# WHAT TO PRODUCE:
Take the entries below and print, exactly, the stretch from the line containing "Which of the following is the factorization of 2*a^3" through the line containing "Which is the simplified form of (o*", both included.

# THE RECORDS:
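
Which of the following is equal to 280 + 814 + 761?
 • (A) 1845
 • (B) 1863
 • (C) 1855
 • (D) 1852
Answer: C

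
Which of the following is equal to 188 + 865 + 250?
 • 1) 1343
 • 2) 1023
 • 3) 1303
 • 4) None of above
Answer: 3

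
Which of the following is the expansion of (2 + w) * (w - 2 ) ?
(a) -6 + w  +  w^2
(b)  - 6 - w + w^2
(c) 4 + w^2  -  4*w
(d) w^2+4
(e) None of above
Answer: e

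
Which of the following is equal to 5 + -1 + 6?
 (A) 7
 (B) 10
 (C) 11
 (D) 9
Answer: B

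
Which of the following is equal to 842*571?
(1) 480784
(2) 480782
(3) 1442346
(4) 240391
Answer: 2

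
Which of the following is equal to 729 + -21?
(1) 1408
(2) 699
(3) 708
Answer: 3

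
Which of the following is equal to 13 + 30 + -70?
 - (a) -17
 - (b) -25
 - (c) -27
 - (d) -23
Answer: c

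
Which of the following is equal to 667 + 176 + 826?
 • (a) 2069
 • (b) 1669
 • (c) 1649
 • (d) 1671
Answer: b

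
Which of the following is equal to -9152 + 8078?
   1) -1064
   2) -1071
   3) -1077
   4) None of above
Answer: 4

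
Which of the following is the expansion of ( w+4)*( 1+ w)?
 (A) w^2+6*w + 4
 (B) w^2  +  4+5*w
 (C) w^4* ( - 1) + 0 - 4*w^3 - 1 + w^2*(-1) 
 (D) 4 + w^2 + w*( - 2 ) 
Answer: B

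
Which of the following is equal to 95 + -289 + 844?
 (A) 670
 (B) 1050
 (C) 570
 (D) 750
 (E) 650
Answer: E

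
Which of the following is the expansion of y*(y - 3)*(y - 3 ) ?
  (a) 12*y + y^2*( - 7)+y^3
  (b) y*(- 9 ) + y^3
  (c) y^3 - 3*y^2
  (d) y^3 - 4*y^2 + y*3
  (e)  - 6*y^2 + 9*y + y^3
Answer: e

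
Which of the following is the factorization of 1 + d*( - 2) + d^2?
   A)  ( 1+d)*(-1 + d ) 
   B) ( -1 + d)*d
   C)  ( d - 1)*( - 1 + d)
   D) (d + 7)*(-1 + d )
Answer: C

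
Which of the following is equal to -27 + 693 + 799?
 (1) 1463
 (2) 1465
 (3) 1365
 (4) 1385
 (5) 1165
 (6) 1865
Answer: 2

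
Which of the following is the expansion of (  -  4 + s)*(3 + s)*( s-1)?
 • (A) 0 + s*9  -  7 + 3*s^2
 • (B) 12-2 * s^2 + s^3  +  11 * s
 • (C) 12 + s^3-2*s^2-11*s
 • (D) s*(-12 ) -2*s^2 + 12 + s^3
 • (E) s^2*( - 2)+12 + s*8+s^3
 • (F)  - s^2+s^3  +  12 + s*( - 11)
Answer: C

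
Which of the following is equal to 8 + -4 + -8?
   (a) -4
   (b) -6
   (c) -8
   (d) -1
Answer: a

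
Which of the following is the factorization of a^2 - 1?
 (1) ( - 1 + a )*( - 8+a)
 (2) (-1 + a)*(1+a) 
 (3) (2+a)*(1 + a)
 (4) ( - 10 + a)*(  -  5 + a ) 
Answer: 2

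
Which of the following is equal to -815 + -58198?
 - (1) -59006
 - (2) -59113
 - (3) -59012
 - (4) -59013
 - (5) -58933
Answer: 4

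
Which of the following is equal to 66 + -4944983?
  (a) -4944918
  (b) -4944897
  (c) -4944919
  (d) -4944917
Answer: d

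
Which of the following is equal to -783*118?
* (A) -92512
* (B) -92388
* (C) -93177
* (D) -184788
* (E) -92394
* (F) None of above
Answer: E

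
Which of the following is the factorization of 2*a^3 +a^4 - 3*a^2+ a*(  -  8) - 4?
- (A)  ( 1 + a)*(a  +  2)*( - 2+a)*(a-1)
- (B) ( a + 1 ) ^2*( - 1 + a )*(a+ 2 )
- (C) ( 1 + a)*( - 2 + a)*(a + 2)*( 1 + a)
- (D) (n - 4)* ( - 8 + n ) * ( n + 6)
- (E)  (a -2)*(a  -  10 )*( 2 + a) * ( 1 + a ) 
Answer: C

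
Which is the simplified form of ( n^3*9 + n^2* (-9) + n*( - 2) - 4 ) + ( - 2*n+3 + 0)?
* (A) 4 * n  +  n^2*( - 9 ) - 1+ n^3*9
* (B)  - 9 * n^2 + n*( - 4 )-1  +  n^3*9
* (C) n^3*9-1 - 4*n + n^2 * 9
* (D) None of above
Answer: B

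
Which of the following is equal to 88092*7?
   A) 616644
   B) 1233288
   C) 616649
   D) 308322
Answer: A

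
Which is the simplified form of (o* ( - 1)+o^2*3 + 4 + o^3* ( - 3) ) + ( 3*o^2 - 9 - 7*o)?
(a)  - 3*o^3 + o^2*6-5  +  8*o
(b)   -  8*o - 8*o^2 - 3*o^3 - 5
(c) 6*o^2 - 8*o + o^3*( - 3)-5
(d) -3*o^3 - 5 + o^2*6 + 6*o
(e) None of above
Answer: c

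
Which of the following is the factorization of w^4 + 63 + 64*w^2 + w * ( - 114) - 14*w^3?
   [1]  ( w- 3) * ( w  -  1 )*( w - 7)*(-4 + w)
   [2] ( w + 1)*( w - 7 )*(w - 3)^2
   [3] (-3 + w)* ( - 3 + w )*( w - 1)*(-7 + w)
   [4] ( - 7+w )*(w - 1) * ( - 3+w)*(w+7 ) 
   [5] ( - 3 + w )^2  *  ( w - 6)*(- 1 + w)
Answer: 3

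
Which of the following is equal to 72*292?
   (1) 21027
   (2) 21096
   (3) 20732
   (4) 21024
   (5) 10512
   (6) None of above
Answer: 4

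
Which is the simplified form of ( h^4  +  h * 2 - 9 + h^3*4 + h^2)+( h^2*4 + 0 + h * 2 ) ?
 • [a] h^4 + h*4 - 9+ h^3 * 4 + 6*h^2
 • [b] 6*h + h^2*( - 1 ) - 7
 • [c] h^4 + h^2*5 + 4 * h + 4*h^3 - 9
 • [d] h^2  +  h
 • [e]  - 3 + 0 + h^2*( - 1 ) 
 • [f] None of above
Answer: c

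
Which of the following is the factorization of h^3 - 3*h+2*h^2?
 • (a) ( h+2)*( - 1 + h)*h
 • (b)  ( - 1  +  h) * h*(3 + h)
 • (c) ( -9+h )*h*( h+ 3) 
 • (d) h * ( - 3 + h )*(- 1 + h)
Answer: b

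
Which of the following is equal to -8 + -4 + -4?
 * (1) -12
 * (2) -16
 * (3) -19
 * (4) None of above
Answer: 2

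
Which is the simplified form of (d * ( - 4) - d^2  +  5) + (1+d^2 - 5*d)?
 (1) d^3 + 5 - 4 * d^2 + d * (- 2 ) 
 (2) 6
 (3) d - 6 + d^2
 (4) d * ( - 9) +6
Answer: 4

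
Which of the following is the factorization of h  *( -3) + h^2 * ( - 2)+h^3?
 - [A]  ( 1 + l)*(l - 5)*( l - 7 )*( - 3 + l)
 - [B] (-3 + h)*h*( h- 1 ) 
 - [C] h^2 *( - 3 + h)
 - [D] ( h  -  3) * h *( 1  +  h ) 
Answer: D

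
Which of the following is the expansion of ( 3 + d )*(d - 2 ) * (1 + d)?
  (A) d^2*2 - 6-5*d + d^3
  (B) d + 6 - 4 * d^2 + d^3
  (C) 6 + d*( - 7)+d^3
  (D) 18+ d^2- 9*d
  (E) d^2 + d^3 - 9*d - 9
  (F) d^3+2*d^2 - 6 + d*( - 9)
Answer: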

# ANSWER TO THE PROBLEM:
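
Which of the following is the factorization of 2*a^3 +a^4 - 3*a^2+ a*(  -  8) - 4?
- (A)  ( 1 + a)*(a  +  2)*( - 2+a)*(a-1)
- (B) ( a + 1 ) ^2*( - 1 + a )*(a+ 2 )
- (C) ( 1 + a)*( - 2 + a)*(a + 2)*( 1 + a)
- (D) (n - 4)* ( - 8 + n ) * ( n + 6)
- (E)  (a -2)*(a  -  10 )*( 2 + a) * ( 1 + a ) 
Answer: C

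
Which is the simplified form of ( n^3*9 + n^2* (-9) + n*( - 2) - 4 ) + ( - 2*n+3 + 0)?
* (A) 4 * n  +  n^2*( - 9 ) - 1+ n^3*9
* (B)  - 9 * n^2 + n*( - 4 )-1  +  n^3*9
* (C) n^3*9-1 - 4*n + n^2 * 9
* (D) None of above
Answer: B

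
Which of the following is equal to 88092*7?
   A) 616644
   B) 1233288
   C) 616649
   D) 308322
Answer: A

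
Which is the simplified form of (o* ( - 1)+o^2*3 + 4 + o^3* ( - 3) ) + ( 3*o^2 - 9 - 7*o)?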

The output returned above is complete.